ASSIGNED TASK: With both ends included, repeat exactly the lines of the entries below from the one containing "Population by broad" down to the one containing "Compute the support", and no others.

Collected data:
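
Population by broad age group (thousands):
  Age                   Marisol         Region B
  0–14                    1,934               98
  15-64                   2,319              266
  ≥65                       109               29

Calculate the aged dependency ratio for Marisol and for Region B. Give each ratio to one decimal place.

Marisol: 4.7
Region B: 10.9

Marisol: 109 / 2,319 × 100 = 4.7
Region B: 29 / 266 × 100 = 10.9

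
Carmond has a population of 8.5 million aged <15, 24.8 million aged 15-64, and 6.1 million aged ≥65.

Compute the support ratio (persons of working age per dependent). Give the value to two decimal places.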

---

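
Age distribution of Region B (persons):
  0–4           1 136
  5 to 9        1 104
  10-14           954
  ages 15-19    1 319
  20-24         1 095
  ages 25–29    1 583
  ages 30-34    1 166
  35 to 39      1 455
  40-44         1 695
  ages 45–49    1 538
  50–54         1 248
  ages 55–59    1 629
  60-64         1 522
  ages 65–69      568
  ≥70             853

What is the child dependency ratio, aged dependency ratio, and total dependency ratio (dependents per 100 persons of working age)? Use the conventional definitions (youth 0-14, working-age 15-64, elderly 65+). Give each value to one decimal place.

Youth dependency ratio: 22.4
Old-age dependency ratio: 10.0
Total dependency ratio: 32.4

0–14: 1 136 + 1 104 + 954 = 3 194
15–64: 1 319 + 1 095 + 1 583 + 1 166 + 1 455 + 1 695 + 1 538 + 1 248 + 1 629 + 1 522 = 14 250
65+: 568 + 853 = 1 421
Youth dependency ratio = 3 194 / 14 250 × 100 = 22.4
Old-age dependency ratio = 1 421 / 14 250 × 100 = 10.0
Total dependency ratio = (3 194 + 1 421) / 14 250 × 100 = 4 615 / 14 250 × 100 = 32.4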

* * *

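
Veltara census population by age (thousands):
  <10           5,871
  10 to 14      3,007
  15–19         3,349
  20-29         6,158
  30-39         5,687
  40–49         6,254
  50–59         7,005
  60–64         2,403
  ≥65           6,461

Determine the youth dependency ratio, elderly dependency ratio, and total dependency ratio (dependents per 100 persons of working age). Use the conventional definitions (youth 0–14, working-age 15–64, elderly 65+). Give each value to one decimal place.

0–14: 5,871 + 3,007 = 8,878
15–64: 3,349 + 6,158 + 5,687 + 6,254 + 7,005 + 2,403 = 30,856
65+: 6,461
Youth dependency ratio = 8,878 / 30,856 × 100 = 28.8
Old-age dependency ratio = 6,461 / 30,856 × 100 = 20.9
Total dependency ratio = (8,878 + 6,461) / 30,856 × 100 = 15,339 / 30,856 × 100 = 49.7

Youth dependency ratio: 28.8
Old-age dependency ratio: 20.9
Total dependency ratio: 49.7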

SOLUTION:
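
Population by broad age group (thousands):
  Age                   Marisol         Region B
  0–14                    1,934               98
  15-64                   2,319              266
  ≥65                       109               29

Calculate the aged dependency ratio for Marisol and for Region B. Give each ratio to one decimal place.

Marisol: 4.7
Region B: 10.9

Marisol: 109 / 2,319 × 100 = 4.7
Region B: 29 / 266 × 100 = 10.9

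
Carmond has a population of 8.5 million aged <15, 24.8 million aged 15-64, and 6.1 million aged ≥65.

Compute the support ratio (persons of working age per dependent). Give the value to two decimal places.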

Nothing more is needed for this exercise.